§ Task
Retype the records that follow, every line exactly as written.

§ Entries supplied
- - - - -

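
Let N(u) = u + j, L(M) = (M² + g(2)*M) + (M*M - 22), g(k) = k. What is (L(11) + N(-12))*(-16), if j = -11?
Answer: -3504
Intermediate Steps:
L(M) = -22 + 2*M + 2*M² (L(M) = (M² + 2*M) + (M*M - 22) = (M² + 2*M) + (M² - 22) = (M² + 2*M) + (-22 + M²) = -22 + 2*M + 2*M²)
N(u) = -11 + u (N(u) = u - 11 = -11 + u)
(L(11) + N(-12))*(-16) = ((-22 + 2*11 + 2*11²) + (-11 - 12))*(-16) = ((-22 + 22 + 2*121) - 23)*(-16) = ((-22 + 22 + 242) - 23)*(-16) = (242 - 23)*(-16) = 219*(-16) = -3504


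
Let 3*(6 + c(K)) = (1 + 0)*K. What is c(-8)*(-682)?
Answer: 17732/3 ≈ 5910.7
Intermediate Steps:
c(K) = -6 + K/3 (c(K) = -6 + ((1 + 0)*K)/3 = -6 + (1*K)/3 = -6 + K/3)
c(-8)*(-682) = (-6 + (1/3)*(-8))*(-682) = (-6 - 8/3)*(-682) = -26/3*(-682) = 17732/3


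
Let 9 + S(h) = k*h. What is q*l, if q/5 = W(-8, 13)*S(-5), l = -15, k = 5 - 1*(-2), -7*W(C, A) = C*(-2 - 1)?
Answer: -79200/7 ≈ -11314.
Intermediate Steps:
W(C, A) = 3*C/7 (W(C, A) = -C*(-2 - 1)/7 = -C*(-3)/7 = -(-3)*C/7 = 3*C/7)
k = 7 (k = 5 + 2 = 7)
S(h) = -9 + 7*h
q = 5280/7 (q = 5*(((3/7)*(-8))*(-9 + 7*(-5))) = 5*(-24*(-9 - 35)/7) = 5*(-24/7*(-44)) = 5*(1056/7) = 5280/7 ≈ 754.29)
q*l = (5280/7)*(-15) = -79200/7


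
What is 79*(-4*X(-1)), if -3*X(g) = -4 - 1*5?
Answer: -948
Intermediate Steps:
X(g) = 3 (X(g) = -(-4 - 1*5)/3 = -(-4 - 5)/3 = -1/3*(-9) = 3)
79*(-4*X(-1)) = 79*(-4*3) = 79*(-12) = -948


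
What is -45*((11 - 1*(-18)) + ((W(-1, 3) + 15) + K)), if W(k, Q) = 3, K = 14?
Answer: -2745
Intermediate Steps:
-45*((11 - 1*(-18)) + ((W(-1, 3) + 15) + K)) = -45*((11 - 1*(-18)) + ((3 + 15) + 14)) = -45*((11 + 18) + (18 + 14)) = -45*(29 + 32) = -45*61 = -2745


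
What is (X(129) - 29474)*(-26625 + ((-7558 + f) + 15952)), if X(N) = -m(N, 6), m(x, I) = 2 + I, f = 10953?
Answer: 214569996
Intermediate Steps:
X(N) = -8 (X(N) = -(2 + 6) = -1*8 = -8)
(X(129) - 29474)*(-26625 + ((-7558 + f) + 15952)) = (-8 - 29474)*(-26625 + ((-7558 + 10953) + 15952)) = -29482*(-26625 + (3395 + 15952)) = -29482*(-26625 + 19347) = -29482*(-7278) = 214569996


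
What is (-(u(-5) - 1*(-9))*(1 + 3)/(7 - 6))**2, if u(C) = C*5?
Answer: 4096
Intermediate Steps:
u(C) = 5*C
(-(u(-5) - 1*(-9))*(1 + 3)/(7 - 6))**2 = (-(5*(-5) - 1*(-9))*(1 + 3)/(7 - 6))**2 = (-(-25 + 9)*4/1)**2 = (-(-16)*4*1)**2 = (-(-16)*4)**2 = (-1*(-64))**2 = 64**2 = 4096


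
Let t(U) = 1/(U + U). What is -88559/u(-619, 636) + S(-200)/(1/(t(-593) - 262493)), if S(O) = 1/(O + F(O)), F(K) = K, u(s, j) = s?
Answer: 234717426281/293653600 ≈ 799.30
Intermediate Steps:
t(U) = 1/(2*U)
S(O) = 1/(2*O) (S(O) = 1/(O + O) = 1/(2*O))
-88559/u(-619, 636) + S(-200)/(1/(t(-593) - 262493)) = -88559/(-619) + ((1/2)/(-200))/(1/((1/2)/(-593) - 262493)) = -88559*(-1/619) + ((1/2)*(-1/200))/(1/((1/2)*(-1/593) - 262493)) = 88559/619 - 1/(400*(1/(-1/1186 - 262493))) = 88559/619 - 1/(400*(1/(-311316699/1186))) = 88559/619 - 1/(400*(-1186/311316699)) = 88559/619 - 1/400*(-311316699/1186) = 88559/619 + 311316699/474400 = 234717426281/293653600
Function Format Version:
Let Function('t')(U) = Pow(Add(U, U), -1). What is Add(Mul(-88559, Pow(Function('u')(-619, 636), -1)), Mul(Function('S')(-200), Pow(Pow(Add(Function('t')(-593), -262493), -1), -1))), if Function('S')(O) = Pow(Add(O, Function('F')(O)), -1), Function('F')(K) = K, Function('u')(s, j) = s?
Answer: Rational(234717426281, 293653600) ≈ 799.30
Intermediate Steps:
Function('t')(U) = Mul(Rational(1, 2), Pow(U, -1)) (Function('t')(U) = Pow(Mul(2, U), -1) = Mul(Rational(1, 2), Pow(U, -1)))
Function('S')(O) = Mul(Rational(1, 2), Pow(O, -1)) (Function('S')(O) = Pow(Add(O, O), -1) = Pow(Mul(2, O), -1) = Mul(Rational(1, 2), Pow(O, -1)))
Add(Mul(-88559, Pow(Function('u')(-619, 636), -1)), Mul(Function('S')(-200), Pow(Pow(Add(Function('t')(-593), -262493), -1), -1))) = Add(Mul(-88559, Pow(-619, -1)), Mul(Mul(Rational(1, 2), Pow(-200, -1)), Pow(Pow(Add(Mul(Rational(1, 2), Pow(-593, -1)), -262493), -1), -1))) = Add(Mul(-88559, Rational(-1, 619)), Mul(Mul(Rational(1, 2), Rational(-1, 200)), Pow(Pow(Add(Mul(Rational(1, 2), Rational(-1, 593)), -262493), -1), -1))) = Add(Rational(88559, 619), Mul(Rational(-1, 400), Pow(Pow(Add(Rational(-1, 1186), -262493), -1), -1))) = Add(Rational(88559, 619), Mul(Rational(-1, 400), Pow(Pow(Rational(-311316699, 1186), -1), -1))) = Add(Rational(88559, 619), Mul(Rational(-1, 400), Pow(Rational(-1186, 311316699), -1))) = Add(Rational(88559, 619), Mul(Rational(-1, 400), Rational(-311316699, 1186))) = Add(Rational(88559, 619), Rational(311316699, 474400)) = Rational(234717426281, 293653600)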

- - - - -

§ Task result
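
Let N(u) = u + j, L(M) = (M² + g(2)*M) + (M*M - 22), g(k) = k. What is (L(11) + N(-12))*(-16), if j = -11?
Answer: -3504
Intermediate Steps:
L(M) = -22 + 2*M + 2*M² (L(M) = (M² + 2*M) + (M*M - 22) = (M² + 2*M) + (M² - 22) = (M² + 2*M) + (-22 + M²) = -22 + 2*M + 2*M²)
N(u) = -11 + u (N(u) = u - 11 = -11 + u)
(L(11) + N(-12))*(-16) = ((-22 + 2*11 + 2*11²) + (-11 - 12))*(-16) = ((-22 + 22 + 2*121) - 23)*(-16) = ((-22 + 22 + 242) - 23)*(-16) = (242 - 23)*(-16) = 219*(-16) = -3504


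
Let 3*(6 + c(K)) = (1 + 0)*K. What is c(-8)*(-682)?
Answer: 17732/3 ≈ 5910.7
Intermediate Steps:
c(K) = -6 + K/3 (c(K) = -6 + ((1 + 0)*K)/3 = -6 + (1*K)/3 = -6 + K/3)
c(-8)*(-682) = (-6 + (1/3)*(-8))*(-682) = (-6 - 8/3)*(-682) = -26/3*(-682) = 17732/3


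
Let 9 + S(h) = k*h. What is q*l, if q/5 = W(-8, 13)*S(-5), l = -15, k = 5 - 1*(-2), -7*W(C, A) = C*(-2 - 1)?
Answer: -79200/7 ≈ -11314.
Intermediate Steps:
W(C, A) = 3*C/7 (W(C, A) = -C*(-2 - 1)/7 = -C*(-3)/7 = -(-3)*C/7 = 3*C/7)
k = 7 (k = 5 + 2 = 7)
S(h) = -9 + 7*h
q = 5280/7 (q = 5*(((3/7)*(-8))*(-9 + 7*(-5))) = 5*(-24*(-9 - 35)/7) = 5*(-24/7*(-44)) = 5*(1056/7) = 5280/7 ≈ 754.29)
q*l = (5280/7)*(-15) = -79200/7


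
What is 79*(-4*X(-1)), if -3*X(g) = -4 - 1*5?
Answer: -948
Intermediate Steps:
X(g) = 3 (X(g) = -(-4 - 1*5)/3 = -(-4 - 5)/3 = -1/3*(-9) = 3)
79*(-4*X(-1)) = 79*(-4*3) = 79*(-12) = -948


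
What is -45*((11 - 1*(-18)) + ((W(-1, 3) + 15) + K)), if W(k, Q) = 3, K = 14?
Answer: -2745
Intermediate Steps:
-45*((11 - 1*(-18)) + ((W(-1, 3) + 15) + K)) = -45*((11 - 1*(-18)) + ((3 + 15) + 14)) = -45*((11 + 18) + (18 + 14)) = -45*(29 + 32) = -45*61 = -2745


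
What is (X(129) - 29474)*(-26625 + ((-7558 + f) + 15952)), if X(N) = -m(N, 6), m(x, I) = 2 + I, f = 10953?
Answer: 214569996
Intermediate Steps:
X(N) = -8 (X(N) = -(2 + 6) = -1*8 = -8)
(X(129) - 29474)*(-26625 + ((-7558 + f) + 15952)) = (-8 - 29474)*(-26625 + ((-7558 + 10953) + 15952)) = -29482*(-26625 + (3395 + 15952)) = -29482*(-26625 + 19347) = -29482*(-7278) = 214569996


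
What is (-(u(-5) - 1*(-9))*(1 + 3)/(7 - 6))**2, if u(C) = C*5?
Answer: 4096
Intermediate Steps:
u(C) = 5*C
(-(u(-5) - 1*(-9))*(1 + 3)/(7 - 6))**2 = (-(5*(-5) - 1*(-9))*(1 + 3)/(7 - 6))**2 = (-(-25 + 9)*4/1)**2 = (-(-16)*4*1)**2 = (-(-16)*4)**2 = (-1*(-64))**2 = 64**2 = 4096


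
Let t(U) = 1/(U + U). What is -88559/u(-619, 636) + S(-200)/(1/(t(-593) - 262493)), if S(O) = 1/(O + F(O)), F(K) = K, u(s, j) = s?
Answer: 234717426281/293653600 ≈ 799.30
Intermediate Steps:
t(U) = 1/(2*U)
S(O) = 1/(2*O) (S(O) = 1/(O + O) = 1/(2*O))
-88559/u(-619, 636) + S(-200)/(1/(t(-593) - 262493)) = -88559/(-619) + ((1/2)/(-200))/(1/((1/2)/(-593) - 262493)) = -88559*(-1/619) + ((1/2)*(-1/200))/(1/((1/2)*(-1/593) - 262493)) = 88559/619 - 1/(400*(1/(-1/1186 - 262493))) = 88559/619 - 1/(400*(1/(-311316699/1186))) = 88559/619 - 1/(400*(-1186/311316699)) = 88559/619 - 1/400*(-311316699/1186) = 88559/619 + 311316699/474400 = 234717426281/293653600
Function Format Version:
Let Function('t')(U) = Pow(Add(U, U), -1). What is Add(Mul(-88559, Pow(Function('u')(-619, 636), -1)), Mul(Function('S')(-200), Pow(Pow(Add(Function('t')(-593), -262493), -1), -1))), if Function('S')(O) = Pow(Add(O, Function('F')(O)), -1), Function('F')(K) = K, Function('u')(s, j) = s?
Answer: Rational(234717426281, 293653600) ≈ 799.30
Intermediate Steps:
Function('t')(U) = Mul(Rational(1, 2), Pow(U, -1)) (Function('t')(U) = Pow(Mul(2, U), -1) = Mul(Rational(1, 2), Pow(U, -1)))
Function('S')(O) = Mul(Rational(1, 2), Pow(O, -1)) (Function('S')(O) = Pow(Add(O, O), -1) = Pow(Mul(2, O), -1) = Mul(Rational(1, 2), Pow(O, -1)))
Add(Mul(-88559, Pow(Function('u')(-619, 636), -1)), Mul(Function('S')(-200), Pow(Pow(Add(Function('t')(-593), -262493), -1), -1))) = Add(Mul(-88559, Pow(-619, -1)), Mul(Mul(Rational(1, 2), Pow(-200, -1)), Pow(Pow(Add(Mul(Rational(1, 2), Pow(-593, -1)), -262493), -1), -1))) = Add(Mul(-88559, Rational(-1, 619)), Mul(Mul(Rational(1, 2), Rational(-1, 200)), Pow(Pow(Add(Mul(Rational(1, 2), Rational(-1, 593)), -262493), -1), -1))) = Add(Rational(88559, 619), Mul(Rational(-1, 400), Pow(Pow(Add(Rational(-1, 1186), -262493), -1), -1))) = Add(Rational(88559, 619), Mul(Rational(-1, 400), Pow(Pow(Rational(-311316699, 1186), -1), -1))) = Add(Rational(88559, 619), Mul(Rational(-1, 400), Pow(Rational(-1186, 311316699), -1))) = Add(Rational(88559, 619), Mul(Rational(-1, 400), Rational(-311316699, 1186))) = Add(Rational(88559, 619), Rational(311316699, 474400)) = Rational(234717426281, 293653600)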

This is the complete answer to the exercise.